= PROVIDED DATA =
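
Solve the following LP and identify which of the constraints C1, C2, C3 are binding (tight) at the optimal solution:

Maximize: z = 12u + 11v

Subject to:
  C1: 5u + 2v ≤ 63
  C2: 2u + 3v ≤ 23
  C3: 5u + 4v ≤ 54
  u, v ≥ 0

At u = 10, v = 1, compute slack b - a·x for each constraint:
  C1: 63 − 52 = 11  (slack)
  C2: 23 − 23 = 0  (binding)
  C3: 54 − 54 = 0  (binding)

Optimal: u = 10, v = 1
Binding: C2, C3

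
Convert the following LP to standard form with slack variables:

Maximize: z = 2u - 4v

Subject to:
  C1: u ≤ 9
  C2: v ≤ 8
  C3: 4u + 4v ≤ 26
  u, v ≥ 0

max z = 2u - 4v

s.t.
  u + s1 = 9
  v + s2 = 8
  4u + 4v + s3 = 26
  u, v, s1, s2, s3 ≥ 0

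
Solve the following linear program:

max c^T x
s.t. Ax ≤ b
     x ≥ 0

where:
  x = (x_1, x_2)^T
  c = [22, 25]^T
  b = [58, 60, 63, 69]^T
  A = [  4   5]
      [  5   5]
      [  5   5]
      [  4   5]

Evaluate the objective at each vertex of the feasible region:
  z(0, 0) = 0
  z(12, 0) = 264
  z(2, 10) = 294  ←
  z(0, 11.6) = 290
The maximum is at x_1 = 2, x_2 = 10.

x_1 = 2, x_2 = 10, z = 294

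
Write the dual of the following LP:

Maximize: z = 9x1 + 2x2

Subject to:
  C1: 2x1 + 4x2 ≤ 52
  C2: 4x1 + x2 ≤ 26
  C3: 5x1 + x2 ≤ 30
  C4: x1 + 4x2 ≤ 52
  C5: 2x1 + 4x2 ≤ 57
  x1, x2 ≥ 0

Primal max cᵀx s.t. Ax ≤ b, x ≥ 0  →  Dual min bᵀy s.t. Aᵀy ≥ c, y ≥ 0.

Minimize: z = 52y1 + 26y2 + 30y3 + 52y4 + 57y5

Subject to:
  2y1 + 4y2 + 5y3 + y4 + 2y5 ≥ 9
  4y1 + y2 + y3 + 4y4 + 4y5 ≥ 2
  y1, y2, y3, y4, y5 ≥ 0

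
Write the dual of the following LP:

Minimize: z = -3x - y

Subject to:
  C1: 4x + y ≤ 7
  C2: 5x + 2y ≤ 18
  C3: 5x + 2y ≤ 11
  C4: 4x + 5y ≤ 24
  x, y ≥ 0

Primal min cᵀx s.t. Ax ≤ b, x ≥ 0  →  Dual max −bᵀy s.t. Aᵀy ≥ −c, y ≥ 0.

Maximize: z = -7y1 - 18y2 - 11y3 - 24y4

Subject to:
  4y1 + 5y2 + 5y3 + 4y4 ≥ 3
  y1 + 2y2 + 2y3 + 5y4 ≥ 1
  y1, y2, y3, y4 ≥ 0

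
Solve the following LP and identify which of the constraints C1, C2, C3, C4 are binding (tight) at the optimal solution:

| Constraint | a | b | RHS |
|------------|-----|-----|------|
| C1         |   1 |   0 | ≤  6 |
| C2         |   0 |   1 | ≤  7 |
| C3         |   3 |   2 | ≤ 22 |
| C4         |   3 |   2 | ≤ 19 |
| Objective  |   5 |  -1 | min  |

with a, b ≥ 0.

At a = 0, b = 7, compute slack b - a·x for each constraint:
  C1: 6 − 0 = 6  (slack)
  C2: 7 − 7 = 0  (binding)
  C3: 22 − 14 = 8  (slack)
  C4: 19 − 14 = 5  (slack)

Optimal: a = 0, b = 7
Binding: C2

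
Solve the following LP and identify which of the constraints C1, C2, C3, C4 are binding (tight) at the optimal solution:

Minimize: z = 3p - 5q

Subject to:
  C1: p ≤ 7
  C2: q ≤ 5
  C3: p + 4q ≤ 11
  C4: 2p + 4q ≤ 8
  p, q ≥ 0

At p = 0, q = 2, compute slack b - a·x for each constraint:
  C1: 7 − 0 = 7  (slack)
  C2: 5 − 2 = 3  (slack)
  C3: 11 − 8 = 3  (slack)
  C4: 8 − 8 = 0  (binding)

Optimal: p = 0, q = 2
Binding: C4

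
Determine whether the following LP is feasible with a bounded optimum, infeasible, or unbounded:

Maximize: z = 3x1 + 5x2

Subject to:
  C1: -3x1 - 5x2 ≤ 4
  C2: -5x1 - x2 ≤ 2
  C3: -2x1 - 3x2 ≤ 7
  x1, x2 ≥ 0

Unbounded (objective can increase without bound)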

= REQUIREMENT =
Return only the number of lines in the listing that contain the string "Solve".

= SOLUTION FOR THIS TASK =
4